BEGIN Supplied data
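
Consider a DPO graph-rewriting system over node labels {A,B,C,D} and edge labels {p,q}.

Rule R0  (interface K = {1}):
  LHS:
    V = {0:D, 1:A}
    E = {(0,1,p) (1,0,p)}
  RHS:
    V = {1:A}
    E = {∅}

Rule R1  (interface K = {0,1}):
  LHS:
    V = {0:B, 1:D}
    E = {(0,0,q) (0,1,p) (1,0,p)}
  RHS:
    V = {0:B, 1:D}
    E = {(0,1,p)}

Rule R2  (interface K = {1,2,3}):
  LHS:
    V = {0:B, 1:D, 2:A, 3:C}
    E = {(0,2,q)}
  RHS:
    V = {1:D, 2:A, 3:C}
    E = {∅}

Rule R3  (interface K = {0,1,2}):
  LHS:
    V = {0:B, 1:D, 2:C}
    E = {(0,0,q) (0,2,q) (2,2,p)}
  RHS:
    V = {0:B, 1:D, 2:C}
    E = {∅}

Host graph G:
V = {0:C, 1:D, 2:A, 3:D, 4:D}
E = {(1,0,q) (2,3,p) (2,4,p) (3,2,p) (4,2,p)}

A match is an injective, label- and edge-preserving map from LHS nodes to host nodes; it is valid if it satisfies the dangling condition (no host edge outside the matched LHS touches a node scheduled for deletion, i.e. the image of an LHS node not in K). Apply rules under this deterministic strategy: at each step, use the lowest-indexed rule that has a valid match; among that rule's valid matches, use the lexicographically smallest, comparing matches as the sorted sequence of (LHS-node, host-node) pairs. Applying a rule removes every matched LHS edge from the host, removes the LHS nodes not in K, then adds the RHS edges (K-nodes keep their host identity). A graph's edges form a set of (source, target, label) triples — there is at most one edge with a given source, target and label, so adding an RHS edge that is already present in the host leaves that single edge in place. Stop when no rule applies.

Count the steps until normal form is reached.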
END Supplied data
• _Task directions_:
Retype the data exactly as it reads.

• _Solution for this problem_:
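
Consider a DPO graph-rewriting system over node labels {A,B,C,D} and edge labels {p,q}.

Rule R0  (interface K = {1}):
  LHS:
    V = {0:D, 1:A}
    E = {(0,1,p) (1,0,p)}
  RHS:
    V = {1:A}
    E = {∅}

Rule R1  (interface K = {0,1}):
  LHS:
    V = {0:B, 1:D}
    E = {(0,0,q) (0,1,p) (1,0,p)}
  RHS:
    V = {0:B, 1:D}
    E = {(0,1,p)}

Rule R2  (interface K = {1,2,3}):
  LHS:
    V = {0:B, 1:D, 2:A, 3:C}
    E = {(0,2,q)}
  RHS:
    V = {1:D, 2:A, 3:C}
    E = {∅}

Rule R3  (interface K = {0,1,2}):
  LHS:
    V = {0:B, 1:D, 2:C}
    E = {(0,0,q) (0,2,q) (2,2,p)}
  RHS:
    V = {0:B, 1:D, 2:C}
    E = {∅}

Host graph G:
V = {0:C, 1:D, 2:A, 3:D, 4:D}
E = {(1,0,q) (2,3,p) (2,4,p) (3,2,p) (4,2,p)}

A match is an injective, label- and edge-preserving map from LHS nodes to host nodes; it is valid if it satisfies the dangling condition (no host edge outside the matched LHS touches a node scheduled for deletion, i.e. the image of an LHS node not in K). Apply rules under this deterministic strategy: at each step, use the lowest-indexed rule that has a valid match; among that rule's valid matches, use the lexicographically smallest, comparing matches as the sorted sequence of (LHS-node, host-node) pairs. Applying a rule removes every matched LHS edge from the host, removes the LHS nodes not in K, then adds the RHS edges (K-nodes keep their host identity). A graph's edges form a set of (source, target, label) triples — there is at most one edge with a given source, target and label, so adding an RHS edge that is already present in the host leaves that single edge in place. Stop when no rule applies.

Count the steps until normal form is reached.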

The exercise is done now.